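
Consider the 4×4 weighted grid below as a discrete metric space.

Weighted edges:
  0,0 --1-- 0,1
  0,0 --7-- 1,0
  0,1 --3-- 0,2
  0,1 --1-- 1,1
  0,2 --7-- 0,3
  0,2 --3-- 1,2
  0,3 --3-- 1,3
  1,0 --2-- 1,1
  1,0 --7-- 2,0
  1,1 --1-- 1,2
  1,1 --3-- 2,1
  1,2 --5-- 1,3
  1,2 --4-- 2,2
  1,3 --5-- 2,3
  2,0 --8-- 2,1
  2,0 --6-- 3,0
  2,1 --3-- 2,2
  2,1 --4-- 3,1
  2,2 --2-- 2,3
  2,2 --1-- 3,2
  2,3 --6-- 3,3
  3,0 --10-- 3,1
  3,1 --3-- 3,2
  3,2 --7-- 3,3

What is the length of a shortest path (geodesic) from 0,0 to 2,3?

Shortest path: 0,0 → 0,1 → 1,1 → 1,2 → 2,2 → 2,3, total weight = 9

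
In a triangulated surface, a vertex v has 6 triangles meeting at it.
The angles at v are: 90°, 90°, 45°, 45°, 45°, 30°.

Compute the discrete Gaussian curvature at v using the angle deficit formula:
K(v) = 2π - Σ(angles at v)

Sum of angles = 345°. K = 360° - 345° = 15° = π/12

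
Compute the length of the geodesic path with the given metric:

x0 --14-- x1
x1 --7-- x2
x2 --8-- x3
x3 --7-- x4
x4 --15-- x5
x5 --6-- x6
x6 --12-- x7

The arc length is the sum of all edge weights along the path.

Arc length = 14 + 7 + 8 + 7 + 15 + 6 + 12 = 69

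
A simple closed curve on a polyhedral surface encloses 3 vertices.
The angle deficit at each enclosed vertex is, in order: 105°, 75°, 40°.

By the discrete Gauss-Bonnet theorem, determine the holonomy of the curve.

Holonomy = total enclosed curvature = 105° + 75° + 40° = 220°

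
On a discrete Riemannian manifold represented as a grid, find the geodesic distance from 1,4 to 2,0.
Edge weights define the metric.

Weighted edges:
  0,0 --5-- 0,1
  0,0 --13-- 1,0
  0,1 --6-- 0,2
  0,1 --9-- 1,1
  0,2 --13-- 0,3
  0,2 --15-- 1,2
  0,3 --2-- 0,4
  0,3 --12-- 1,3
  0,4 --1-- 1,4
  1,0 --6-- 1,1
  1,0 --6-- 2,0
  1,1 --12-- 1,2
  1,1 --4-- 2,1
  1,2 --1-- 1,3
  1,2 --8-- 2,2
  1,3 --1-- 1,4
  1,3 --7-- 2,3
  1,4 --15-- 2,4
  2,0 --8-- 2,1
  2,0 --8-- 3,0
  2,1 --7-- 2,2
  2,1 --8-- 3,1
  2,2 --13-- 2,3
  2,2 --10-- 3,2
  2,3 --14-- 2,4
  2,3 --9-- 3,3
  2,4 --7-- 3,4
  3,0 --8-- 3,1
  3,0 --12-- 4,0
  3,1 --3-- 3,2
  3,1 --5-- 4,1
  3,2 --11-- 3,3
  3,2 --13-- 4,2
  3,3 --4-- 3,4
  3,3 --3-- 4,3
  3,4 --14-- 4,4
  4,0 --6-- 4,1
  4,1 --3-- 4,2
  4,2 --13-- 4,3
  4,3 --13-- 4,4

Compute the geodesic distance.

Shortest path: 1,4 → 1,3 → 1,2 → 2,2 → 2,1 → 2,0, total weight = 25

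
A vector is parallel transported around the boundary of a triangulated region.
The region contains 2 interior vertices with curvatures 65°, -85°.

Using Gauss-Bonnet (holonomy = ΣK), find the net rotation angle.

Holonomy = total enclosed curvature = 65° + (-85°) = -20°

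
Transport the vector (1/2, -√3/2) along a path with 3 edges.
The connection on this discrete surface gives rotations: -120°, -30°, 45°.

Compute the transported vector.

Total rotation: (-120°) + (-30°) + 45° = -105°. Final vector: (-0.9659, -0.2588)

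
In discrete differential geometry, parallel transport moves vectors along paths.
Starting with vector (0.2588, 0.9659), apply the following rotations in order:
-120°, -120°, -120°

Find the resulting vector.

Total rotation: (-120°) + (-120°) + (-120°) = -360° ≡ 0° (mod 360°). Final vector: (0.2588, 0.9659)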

**ASSIGNED TASK:** An exact restatement of the data is required.

**EXERCISE RESPONSE:**
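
Consider the 4×4 weighted grid below as a discrete metric space.

Weighted edges:
  0,0 --1-- 0,1
  0,0 --7-- 1,0
  0,1 --3-- 0,2
  0,1 --1-- 1,1
  0,2 --7-- 0,3
  0,2 --3-- 1,2
  0,3 --3-- 1,3
  1,0 --2-- 1,1
  1,0 --7-- 2,0
  1,1 --1-- 1,2
  1,1 --3-- 2,1
  1,2 --5-- 1,3
  1,2 --4-- 2,2
  1,3 --5-- 2,3
  2,0 --8-- 2,1
  2,0 --6-- 3,0
  2,1 --3-- 2,2
  2,1 --4-- 3,1
  2,2 --2-- 2,3
  2,2 --1-- 3,2
  2,3 --6-- 3,3
  3,0 --10-- 3,1
  3,1 --3-- 3,2
  3,2 --7-- 3,3

What is the length of a shortest path (geodesic) from 0,0 to 2,3?

Shortest path: 0,0 → 0,1 → 1,1 → 1,2 → 2,2 → 2,3, total weight = 9

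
In a triangulated surface, a vertex v has 6 triangles meeting at it.
The angles at v are: 90°, 90°, 45°, 45°, 45°, 30°.

Compute the discrete Gaussian curvature at v using the angle deficit formula:
K(v) = 2π - Σ(angles at v)

Sum of angles = 345°. K = 360° - 345° = 15° = π/12

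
Compute the length of the geodesic path with the given metric:

x0 --14-- x1
x1 --7-- x2
x2 --8-- x3
x3 --7-- x4
x4 --15-- x5
x5 --6-- x6
x6 --12-- x7

The arc length is the sum of all edge weights along the path.

Arc length = 14 + 7 + 8 + 7 + 15 + 6 + 12 = 69

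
A simple closed curve on a polyhedral surface encloses 3 vertices.
The angle deficit at each enclosed vertex is, in order: 105°, 75°, 40°.

By the discrete Gauss-Bonnet theorem, determine the holonomy of the curve.

Holonomy = total enclosed curvature = 105° + 75° + 40° = 220°

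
On a discrete Riemannian manifold represented as a grid, find the geodesic distance from 1,4 to 2,0.
Edge weights define the metric.

Weighted edges:
  0,0 --5-- 0,1
  0,0 --13-- 1,0
  0,1 --6-- 0,2
  0,1 --9-- 1,1
  0,2 --13-- 0,3
  0,2 --15-- 1,2
  0,3 --2-- 0,4
  0,3 --12-- 1,3
  0,4 --1-- 1,4
  1,0 --6-- 1,1
  1,0 --6-- 2,0
  1,1 --12-- 1,2
  1,1 --4-- 2,1
  1,2 --1-- 1,3
  1,2 --8-- 2,2
  1,3 --1-- 1,4
  1,3 --7-- 2,3
  1,4 --15-- 2,4
  2,0 --8-- 2,1
  2,0 --8-- 3,0
  2,1 --7-- 2,2
  2,1 --8-- 3,1
  2,2 --13-- 2,3
  2,2 --10-- 3,2
  2,3 --14-- 2,4
  2,3 --9-- 3,3
  2,4 --7-- 3,4
  3,0 --8-- 3,1
  3,0 --12-- 4,0
  3,1 --3-- 3,2
  3,1 --5-- 4,1
  3,2 --11-- 3,3
  3,2 --13-- 4,2
  3,3 --4-- 3,4
  3,3 --3-- 4,3
  3,4 --14-- 4,4
  4,0 --6-- 4,1
  4,1 --3-- 4,2
  4,2 --13-- 4,3
  4,3 --13-- 4,4

Compute the geodesic distance.

Shortest path: 1,4 → 1,3 → 1,2 → 2,2 → 2,1 → 2,0, total weight = 25

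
A vector is parallel transported around the boundary of a triangulated region.
The region contains 2 interior vertices with curvatures 65°, -85°.

Using Gauss-Bonnet (holonomy = ΣK), find the net rotation angle.

Holonomy = total enclosed curvature = 65° + (-85°) = -20°

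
Transport the vector (1/2, -√3/2) along a path with 3 edges.
The connection on this discrete surface gives rotations: -120°, -30°, 45°.

Compute the transported vector.

Total rotation: (-120°) + (-30°) + 45° = -105°. Final vector: (-0.9659, -0.2588)

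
In discrete differential geometry, parallel transport moves vectors along paths.
Starting with vector (0.2588, 0.9659), apply the following rotations in order:
-120°, -120°, -120°

Find the resulting vector.

Total rotation: (-120°) + (-120°) + (-120°) = -360° ≡ 0° (mod 360°). Final vector: (0.2588, 0.9659)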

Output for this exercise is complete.